TASK TO CARRY OUT:
Give every line of the records exactly, please, from the first up to and including the one containing "b), Z), U) → p(Z)".

TASK INPUTS:
□ □ □ □ □

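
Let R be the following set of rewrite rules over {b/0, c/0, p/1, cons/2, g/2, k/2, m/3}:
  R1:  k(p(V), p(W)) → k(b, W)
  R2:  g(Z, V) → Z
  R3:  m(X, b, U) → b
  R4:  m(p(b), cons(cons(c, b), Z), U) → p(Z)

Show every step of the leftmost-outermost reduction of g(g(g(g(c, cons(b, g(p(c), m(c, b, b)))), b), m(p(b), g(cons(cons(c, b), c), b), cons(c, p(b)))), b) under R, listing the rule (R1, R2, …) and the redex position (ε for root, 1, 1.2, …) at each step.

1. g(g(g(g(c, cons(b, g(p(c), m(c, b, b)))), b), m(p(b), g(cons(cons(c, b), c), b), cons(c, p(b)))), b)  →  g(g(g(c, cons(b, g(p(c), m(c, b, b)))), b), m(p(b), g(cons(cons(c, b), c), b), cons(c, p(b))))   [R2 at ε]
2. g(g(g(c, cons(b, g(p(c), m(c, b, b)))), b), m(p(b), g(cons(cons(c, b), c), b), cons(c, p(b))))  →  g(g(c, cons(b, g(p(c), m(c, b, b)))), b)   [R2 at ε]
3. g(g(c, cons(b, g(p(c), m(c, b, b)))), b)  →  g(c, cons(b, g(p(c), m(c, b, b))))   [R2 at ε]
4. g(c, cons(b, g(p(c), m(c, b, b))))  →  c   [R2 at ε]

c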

□ □ □ □ □

SOLUTION FOR THIS PROBLEM:
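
Let R be the following set of rewrite rules over {b/0, c/0, p/1, cons/2, g/2, k/2, m/3}:
  R1:  k(p(V), p(W)) → k(b, W)
  R2:  g(Z, V) → Z
  R3:  m(X, b, U) → b
  R4:  m(p(b), cons(cons(c, b), Z), U) → p(Z)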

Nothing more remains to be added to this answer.